[EXERCISE AIM]: Return exactly the lines of the records below, starting at the line that contains "The birth months" and ending at the line that contains "15 were A, 17", with both of those lines kept.

(Saved entries)

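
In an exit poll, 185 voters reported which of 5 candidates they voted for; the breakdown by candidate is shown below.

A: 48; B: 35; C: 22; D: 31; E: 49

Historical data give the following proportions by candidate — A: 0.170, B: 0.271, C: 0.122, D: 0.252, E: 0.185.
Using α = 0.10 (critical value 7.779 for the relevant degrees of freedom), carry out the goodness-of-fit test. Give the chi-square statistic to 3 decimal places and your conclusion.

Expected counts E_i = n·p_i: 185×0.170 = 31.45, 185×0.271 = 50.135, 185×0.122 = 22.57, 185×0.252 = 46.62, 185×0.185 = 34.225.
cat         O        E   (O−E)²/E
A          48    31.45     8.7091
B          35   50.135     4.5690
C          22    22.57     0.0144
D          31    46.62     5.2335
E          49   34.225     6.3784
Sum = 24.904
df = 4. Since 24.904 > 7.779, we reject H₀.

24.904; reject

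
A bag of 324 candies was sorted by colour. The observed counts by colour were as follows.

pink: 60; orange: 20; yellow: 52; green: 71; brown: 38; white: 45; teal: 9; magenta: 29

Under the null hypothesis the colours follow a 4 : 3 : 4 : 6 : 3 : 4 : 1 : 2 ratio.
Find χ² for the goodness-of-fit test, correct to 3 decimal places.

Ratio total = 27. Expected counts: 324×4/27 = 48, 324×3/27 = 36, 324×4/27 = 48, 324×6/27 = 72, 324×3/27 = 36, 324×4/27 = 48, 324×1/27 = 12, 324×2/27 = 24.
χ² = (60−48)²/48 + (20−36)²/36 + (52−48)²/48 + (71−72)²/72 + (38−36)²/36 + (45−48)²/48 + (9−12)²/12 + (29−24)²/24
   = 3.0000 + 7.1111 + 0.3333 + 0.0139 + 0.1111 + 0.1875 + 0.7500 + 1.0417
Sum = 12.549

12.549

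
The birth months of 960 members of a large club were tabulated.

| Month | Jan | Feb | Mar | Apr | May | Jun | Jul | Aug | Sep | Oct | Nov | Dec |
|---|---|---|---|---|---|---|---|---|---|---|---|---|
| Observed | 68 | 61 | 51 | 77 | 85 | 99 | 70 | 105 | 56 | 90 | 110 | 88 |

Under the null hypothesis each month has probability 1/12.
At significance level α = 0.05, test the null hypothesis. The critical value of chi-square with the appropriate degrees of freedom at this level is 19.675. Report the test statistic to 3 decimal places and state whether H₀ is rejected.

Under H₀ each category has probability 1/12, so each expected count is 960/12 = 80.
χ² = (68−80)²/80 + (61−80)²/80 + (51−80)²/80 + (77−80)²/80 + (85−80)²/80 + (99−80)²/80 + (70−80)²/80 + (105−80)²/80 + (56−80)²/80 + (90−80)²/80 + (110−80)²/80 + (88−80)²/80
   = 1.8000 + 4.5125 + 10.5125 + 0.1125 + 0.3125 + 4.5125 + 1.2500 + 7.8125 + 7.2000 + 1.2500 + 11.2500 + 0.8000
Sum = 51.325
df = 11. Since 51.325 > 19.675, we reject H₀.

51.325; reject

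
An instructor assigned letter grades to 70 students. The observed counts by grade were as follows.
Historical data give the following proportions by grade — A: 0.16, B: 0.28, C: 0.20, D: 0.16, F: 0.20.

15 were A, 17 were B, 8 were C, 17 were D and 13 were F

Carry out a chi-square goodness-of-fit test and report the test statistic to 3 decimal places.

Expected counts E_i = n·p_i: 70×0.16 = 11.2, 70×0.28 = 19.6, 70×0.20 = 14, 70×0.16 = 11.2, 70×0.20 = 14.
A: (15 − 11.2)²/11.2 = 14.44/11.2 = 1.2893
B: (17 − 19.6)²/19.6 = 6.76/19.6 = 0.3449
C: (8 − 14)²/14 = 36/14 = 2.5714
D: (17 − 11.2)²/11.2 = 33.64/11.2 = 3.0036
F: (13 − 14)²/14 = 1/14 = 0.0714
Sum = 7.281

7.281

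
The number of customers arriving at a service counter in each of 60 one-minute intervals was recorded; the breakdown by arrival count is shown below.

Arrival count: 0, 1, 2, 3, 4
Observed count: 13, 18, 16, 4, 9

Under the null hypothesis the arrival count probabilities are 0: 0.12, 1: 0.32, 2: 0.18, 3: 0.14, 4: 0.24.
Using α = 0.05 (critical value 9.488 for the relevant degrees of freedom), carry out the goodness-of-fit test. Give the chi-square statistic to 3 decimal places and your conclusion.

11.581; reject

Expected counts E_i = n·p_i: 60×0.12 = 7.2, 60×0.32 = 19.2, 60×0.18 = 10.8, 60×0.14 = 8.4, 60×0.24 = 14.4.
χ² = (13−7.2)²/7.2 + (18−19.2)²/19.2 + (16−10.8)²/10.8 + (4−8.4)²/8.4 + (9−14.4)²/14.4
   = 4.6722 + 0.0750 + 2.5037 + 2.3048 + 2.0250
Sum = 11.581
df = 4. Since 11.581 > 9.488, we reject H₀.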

[WRITTEN RESPONSE]:
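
The birth months of 960 members of a large club were tabulated.

| Month | Jan | Feb | Mar | Apr | May | Jun | Jul | Aug | Sep | Oct | Nov | Dec |
|---|---|---|---|---|---|---|---|---|---|---|---|---|
| Observed | 68 | 61 | 51 | 77 | 85 | 99 | 70 | 105 | 56 | 90 | 110 | 88 |

Under the null hypothesis each month has probability 1/12.
At significance level α = 0.05, test the null hypothesis. The critical value of chi-square with the appropriate degrees of freedom at this level is 19.675. Report the test statistic to 3 decimal places and state whether H₀ is rejected.

Under H₀ each category has probability 1/12, so each expected count is 960/12 = 80.
χ² = (68−80)²/80 + (61−80)²/80 + (51−80)²/80 + (77−80)²/80 + (85−80)²/80 + (99−80)²/80 + (70−80)²/80 + (105−80)²/80 + (56−80)²/80 + (90−80)²/80 + (110−80)²/80 + (88−80)²/80
   = 1.8000 + 4.5125 + 10.5125 + 0.1125 + 0.3125 + 4.5125 + 1.2500 + 7.8125 + 7.2000 + 1.2500 + 11.2500 + 0.8000
Sum = 51.325
df = 11. Since 51.325 > 19.675, we reject H₀.

51.325; reject

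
An instructor assigned letter grades to 70 students. The observed counts by grade were as follows.
Historical data give the following proportions by grade — A: 0.16, B: 0.28, C: 0.20, D: 0.16, F: 0.20.

15 were A, 17 were B, 8 were C, 17 were D and 13 were F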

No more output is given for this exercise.